*Exercise prompt*:
Only the lines from the first line of the material below to the line containing "voice 1: G4:1", inclusive, should be copied, each exactly as written.

== Segment start ==

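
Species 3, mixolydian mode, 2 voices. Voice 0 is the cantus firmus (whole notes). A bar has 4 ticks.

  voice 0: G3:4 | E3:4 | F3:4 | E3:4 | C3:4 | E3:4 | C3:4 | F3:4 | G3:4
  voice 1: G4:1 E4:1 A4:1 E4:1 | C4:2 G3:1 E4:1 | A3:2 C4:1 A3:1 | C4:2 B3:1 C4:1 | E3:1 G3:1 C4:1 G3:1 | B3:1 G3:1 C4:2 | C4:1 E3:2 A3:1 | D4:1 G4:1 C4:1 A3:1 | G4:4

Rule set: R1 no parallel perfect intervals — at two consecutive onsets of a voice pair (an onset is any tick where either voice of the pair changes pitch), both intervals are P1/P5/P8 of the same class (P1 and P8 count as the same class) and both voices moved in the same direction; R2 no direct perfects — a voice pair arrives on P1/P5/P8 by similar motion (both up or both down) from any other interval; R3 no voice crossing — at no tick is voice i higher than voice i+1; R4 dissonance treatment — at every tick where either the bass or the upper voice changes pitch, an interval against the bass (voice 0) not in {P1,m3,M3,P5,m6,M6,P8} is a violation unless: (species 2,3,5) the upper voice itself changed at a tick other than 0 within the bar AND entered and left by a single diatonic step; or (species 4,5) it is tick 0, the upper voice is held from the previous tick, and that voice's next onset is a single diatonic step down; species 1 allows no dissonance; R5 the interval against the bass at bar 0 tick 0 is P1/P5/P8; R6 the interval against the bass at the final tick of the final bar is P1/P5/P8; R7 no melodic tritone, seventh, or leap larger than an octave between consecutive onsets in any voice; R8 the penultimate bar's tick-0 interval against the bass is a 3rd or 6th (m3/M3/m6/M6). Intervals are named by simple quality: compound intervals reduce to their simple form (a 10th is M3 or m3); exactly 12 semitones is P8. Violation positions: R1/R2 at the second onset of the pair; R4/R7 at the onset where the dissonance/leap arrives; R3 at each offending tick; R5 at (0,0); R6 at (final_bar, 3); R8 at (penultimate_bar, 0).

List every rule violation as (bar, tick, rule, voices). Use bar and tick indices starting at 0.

(0, 2, R4, (0, 1))
(5, 0, R1, (0, 1))
(7, 1, R4, (0, 1))
(8, 0, R2, (0, 1))
(8, 0, R7, (1,))

bar 0: v0=G3 v1=G4 downbeat P8
bar 1: v0=E3 v1=C4 downbeat m6
bar 2: v0=F3 v1=A3 downbeat M3
bar 3: v0=E3 v1=C4 downbeat m6
bar 4: v0=C3 v1=E3 downbeat M3
bar 5: v0=E3 v1=B3 downbeat P5
bar 6: v0=C3 v1=C4 downbeat P8
bar 7: v0=F3 v1=D4 downbeat M6
bar 8: v0=G3 v1=G4 downbeat P8
  -> R4 @ bar 0 tick 2 v(0, 1): G3/A4 M2 untreated
  -> R1 @ bar 5 tick 0 v(0, 1): C3/G3 P5 -> E3/B3 P5 similar
  -> R4 @ bar 7 tick 1 v(0, 1): F3/G4 M2 untreated
  -> R2 @ bar 8 tick 0 v(0, 1): F3/A3 M3 -> G3/G4 P8 similar
  -> R7 @ bar 8 tick 0 v(1,): A3->G4 leap 10st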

== Segment end ==

*Reply*:
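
Species 3, mixolydian mode, 2 voices. Voice 0 is the cantus firmus (whole notes). A bar has 4 ticks.

  voice 0: G3:4 | E3:4 | F3:4 | E3:4 | C3:4 | E3:4 | C3:4 | F3:4 | G3:4
  voice 1: G4:1 E4:1 A4:1 E4:1 | C4:2 G3:1 E4:1 | A3:2 C4:1 A3:1 | C4:2 B3:1 C4:1 | E3:1 G3:1 C4:1 G3:1 | B3:1 G3:1 C4:2 | C4:1 E3:2 A3:1 | D4:1 G4:1 C4:1 A3:1 | G4:4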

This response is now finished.